## Excerpted data

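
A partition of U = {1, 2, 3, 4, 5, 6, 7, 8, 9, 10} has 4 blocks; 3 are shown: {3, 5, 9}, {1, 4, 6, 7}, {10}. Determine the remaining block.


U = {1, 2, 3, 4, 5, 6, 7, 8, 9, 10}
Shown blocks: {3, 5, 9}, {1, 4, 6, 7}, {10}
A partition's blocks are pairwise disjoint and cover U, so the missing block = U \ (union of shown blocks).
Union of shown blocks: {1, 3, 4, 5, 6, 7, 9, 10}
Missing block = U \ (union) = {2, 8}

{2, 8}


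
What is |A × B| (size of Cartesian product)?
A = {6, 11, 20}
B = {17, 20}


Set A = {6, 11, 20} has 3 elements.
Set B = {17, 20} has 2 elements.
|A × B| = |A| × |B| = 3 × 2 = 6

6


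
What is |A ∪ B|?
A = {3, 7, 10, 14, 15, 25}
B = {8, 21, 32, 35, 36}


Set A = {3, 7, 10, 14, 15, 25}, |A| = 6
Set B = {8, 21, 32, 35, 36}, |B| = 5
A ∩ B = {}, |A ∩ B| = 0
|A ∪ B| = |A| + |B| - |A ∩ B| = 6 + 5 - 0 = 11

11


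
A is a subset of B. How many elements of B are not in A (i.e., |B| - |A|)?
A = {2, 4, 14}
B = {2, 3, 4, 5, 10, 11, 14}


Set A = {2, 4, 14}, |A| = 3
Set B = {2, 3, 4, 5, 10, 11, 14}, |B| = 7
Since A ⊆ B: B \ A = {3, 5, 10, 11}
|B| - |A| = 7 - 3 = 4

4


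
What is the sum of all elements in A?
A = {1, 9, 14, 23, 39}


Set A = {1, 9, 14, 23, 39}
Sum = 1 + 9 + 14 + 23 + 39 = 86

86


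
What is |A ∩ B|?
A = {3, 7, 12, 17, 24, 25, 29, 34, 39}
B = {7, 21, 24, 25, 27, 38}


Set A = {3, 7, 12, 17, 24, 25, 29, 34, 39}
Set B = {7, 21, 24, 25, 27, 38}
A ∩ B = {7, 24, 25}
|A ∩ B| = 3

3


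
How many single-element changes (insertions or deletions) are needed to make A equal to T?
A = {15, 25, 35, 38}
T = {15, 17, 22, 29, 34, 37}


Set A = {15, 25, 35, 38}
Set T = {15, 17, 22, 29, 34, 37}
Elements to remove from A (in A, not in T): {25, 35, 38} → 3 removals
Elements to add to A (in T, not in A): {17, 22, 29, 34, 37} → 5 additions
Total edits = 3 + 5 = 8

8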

## Exercise details
Starting at the line that contains "How many single-element", restate word for word every line through the last one in the records above. Return nothing else.

## Exercise response
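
How many single-element changes (insertions or deletions) are needed to make A equal to T?
A = {15, 25, 35, 38}
T = {15, 17, 22, 29, 34, 37}


Set A = {15, 25, 35, 38}
Set T = {15, 17, 22, 29, 34, 37}
Elements to remove from A (in A, not in T): {25, 35, 38} → 3 removals
Elements to add to A (in T, not in A): {17, 22, 29, 34, 37} → 5 additions
Total edits = 3 + 5 = 8

8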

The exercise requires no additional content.